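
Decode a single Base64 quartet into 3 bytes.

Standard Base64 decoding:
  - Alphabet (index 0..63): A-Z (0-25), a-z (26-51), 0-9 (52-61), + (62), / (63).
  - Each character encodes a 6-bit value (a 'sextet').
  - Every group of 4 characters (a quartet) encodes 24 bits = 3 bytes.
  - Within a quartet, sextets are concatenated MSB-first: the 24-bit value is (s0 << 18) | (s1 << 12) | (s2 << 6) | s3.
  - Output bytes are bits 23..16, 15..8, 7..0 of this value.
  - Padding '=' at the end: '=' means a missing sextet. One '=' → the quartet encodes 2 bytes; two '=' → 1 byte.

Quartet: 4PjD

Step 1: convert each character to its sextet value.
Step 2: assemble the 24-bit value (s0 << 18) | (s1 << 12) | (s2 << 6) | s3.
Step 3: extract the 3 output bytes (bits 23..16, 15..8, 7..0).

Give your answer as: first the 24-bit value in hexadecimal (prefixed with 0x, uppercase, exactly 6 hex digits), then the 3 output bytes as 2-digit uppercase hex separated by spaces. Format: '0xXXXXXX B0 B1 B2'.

Answer: 0xE0F8C3 E0 F8 C3

Derivation:
Sextets: 4=56, P=15, j=35, D=3
24-bit: (56<<18) | (15<<12) | (35<<6) | 3
      = 0xE00000 | 0x00F000 | 0x0008C0 | 0x000003
      = 0xE0F8C3
Bytes: (v>>16)&0xFF=E0, (v>>8)&0xFF=F8, v&0xFF=C3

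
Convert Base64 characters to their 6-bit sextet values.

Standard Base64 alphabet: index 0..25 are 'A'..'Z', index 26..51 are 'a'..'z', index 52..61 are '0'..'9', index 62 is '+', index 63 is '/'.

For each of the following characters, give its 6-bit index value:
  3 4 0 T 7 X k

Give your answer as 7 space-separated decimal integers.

Answer: 55 56 52 19 59 23 36

Derivation:
'3': 0..9 range, 52 + ord('3') − ord('0') = 55
'4': 0..9 range, 52 + ord('4') − ord('0') = 56
'0': 0..9 range, 52 + ord('0') − ord('0') = 52
'T': A..Z range, ord('T') − ord('A') = 19
'7': 0..9 range, 52 + ord('7') − ord('0') = 59
'X': A..Z range, ord('X') − ord('A') = 23
'k': a..z range, 26 + ord('k') − ord('a') = 36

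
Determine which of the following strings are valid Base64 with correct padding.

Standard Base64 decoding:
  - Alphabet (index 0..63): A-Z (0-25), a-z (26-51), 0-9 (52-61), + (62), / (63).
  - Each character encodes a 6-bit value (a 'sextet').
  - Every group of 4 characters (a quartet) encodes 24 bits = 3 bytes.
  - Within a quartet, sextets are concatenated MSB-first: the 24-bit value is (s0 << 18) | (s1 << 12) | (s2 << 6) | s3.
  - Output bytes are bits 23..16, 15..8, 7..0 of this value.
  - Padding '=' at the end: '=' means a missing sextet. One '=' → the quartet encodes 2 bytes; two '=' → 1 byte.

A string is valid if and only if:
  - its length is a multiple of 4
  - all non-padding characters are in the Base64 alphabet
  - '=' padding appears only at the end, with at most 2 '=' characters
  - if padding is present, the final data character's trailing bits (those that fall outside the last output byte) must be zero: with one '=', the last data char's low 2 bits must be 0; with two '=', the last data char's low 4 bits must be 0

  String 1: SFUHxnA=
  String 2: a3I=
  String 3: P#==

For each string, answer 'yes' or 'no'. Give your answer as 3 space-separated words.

String 1: 'SFUHxnA=' → valid
String 2: 'a3I=' → valid
String 3: 'P#==' → invalid (bad char(s): ['#'])

Answer: yes yes no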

YOUR GOAL >> Output all of the records exactly, with nothing omitted.

EXERCISE OUTPUT >>
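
Decode a single Base64 quartet into 3 bytes.

Standard Base64 decoding:
  - Alphabet (index 0..63): A-Z (0-25), a-z (26-51), 0-9 (52-61), + (62), / (63).
  - Each character encodes a 6-bit value (a 'sextet').
  - Every group of 4 characters (a quartet) encodes 24 bits = 3 bytes.
  - Within a quartet, sextets are concatenated MSB-first: the 24-bit value is (s0 << 18) | (s1 << 12) | (s2 << 6) | s3.
  - Output bytes are bits 23..16, 15..8, 7..0 of this value.
  - Padding '=' at the end: '=' means a missing sextet. One '=' → the quartet encodes 2 bytes; two '=' → 1 byte.

Quartet: 4PjD

Step 1: convert each character to its sextet value.
Step 2: assemble the 24-bit value (s0 << 18) | (s1 << 12) | (s2 << 6) | s3.
Step 3: extract the 3 output bytes (bits 23..16, 15..8, 7..0).

Give your answer as: first the 24-bit value in hexadecimal (prefixed with 0x, uppercase, exactly 6 hex digits), then the 3 output bytes as 2-digit uppercase hex separated by spaces. Format: '0xXXXXXX B0 B1 B2'.

Answer: 0xE0F8C3 E0 F8 C3

Derivation:
Sextets: 4=56, P=15, j=35, D=3
24-bit: (56<<18) | (15<<12) | (35<<6) | 3
      = 0xE00000 | 0x00F000 | 0x0008C0 | 0x000003
      = 0xE0F8C3
Bytes: (v>>16)&0xFF=E0, (v>>8)&0xFF=F8, v&0xFF=C3

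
Convert Base64 characters to their 6-bit sextet values.

Standard Base64 alphabet: index 0..25 are 'A'..'Z', index 26..51 are 'a'..'z', index 52..61 are '0'..'9', index 62 is '+', index 63 is '/'.

For each of the following characters, give its 6-bit index value:
  3 4 0 T 7 X k

Give your answer as 7 space-separated decimal integers.

Answer: 55 56 52 19 59 23 36

Derivation:
'3': 0..9 range, 52 + ord('3') − ord('0') = 55
'4': 0..9 range, 52 + ord('4') − ord('0') = 56
'0': 0..9 range, 52 + ord('0') − ord('0') = 52
'T': A..Z range, ord('T') − ord('A') = 19
'7': 0..9 range, 52 + ord('7') − ord('0') = 59
'X': A..Z range, ord('X') − ord('A') = 23
'k': a..z range, 26 + ord('k') − ord('a') = 36

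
Determine which of the following strings are valid Base64 with correct padding.

Standard Base64 decoding:
  - Alphabet (index 0..63): A-Z (0-25), a-z (26-51), 0-9 (52-61), + (62), / (63).
  - Each character encodes a 6-bit value (a 'sextet').
  - Every group of 4 characters (a quartet) encodes 24 bits = 3 bytes.
  - Within a quartet, sextets are concatenated MSB-first: the 24-bit value is (s0 << 18) | (s1 << 12) | (s2 << 6) | s3.
  - Output bytes are bits 23..16, 15..8, 7..0 of this value.
  - Padding '=' at the end: '=' means a missing sextet. One '=' → the quartet encodes 2 bytes; two '=' → 1 byte.

A string is valid if and only if:
  - its length is a multiple of 4
  - all non-padding characters are in the Base64 alphabet
  - '=' padding appears only at the end, with at most 2 '=' characters
  - if padding is present, the final data character's trailing bits (those that fall outside the last output byte) must be zero: with one '=', the last data char's low 2 bits must be 0; with two '=', the last data char's low 4 bits must be 0

  String 1: SFUHxnA=
  String 2: a3I=
  String 3: P#==

For each string, answer 'yes' or 'no'. Give your answer as 3 space-separated words.

String 1: 'SFUHxnA=' → valid
String 2: 'a3I=' → valid
String 3: 'P#==' → invalid (bad char(s): ['#'])

Answer: yes yes no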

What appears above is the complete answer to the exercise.